* Instructions for the task
Produce a word-for-word copy of the data below.
<<<<
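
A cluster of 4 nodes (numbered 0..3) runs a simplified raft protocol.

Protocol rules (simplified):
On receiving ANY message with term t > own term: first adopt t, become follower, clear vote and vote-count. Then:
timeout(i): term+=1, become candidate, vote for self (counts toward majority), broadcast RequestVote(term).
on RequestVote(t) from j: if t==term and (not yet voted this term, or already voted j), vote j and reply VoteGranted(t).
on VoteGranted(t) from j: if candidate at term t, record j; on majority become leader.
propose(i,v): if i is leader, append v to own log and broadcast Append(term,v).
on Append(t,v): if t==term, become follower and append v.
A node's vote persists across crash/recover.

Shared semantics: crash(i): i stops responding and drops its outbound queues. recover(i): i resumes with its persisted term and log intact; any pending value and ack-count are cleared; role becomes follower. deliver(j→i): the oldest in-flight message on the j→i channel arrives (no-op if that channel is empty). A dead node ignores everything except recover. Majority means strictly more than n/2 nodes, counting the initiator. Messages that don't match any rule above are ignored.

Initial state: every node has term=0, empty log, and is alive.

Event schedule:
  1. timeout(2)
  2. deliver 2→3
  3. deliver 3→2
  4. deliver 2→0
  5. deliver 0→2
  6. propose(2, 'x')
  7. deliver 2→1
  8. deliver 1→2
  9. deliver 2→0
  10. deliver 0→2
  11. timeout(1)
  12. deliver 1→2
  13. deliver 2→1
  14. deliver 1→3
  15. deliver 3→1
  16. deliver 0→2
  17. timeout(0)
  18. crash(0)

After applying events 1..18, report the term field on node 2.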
>>>>
* Answer section
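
A cluster of 4 nodes (numbered 0..3) runs a simplified raft protocol.

Protocol rules (simplified):
On receiving ANY message with term t > own term: first adopt t, become follower, clear vote and vote-count. Then:
timeout(i): term+=1, become candidate, vote for self (counts toward majority), broadcast RequestVote(term).
on RequestVote(t) from j: if t==term and (not yet voted this term, or already voted j), vote j and reply VoteGranted(t).
on VoteGranted(t) from j: if candidate at term t, record j; on majority become leader.
propose(i,v): if i is leader, append v to own log and broadcast Append(term,v).
on Append(t,v): if t==term, become follower and append v.
A node's vote persists across crash/recover.

Shared semantics: crash(i): i stops responding and drops its outbound queues. recover(i): i resumes with its persisted term and log intact; any pending value and ack-count are cleared; role becomes follower. deliver(j→i): the oldest in-flight message on the j→i channel arrives (no-op if that channel is empty). A dead node ignores everything except recover. Majority means strictly more than n/2 nodes, counting the initiator. Messages that don't match any rule above are ignored.

Initial state: every node has term=0, empty log, and is alive.

Event schedule:
  1. timeout(2)
  2. deliver 2→3
  3. deliver 3→2
  4. deliver 2→0
  5. deliver 0→2
  6. propose(2, 'x')
  7. deliver 2→1
  8. deliver 1→2
  9. deliver 2→0
  10. deliver 0→2
  11. timeout(1)
  12. deliver 1→2
  13. deliver 2→1
  14. deliver 1→3
  15. deliver 3→1
  16. deliver 0→2
  17. timeout(0)
  18. crash(0)

After applying events 1..18, report the term field on node 2.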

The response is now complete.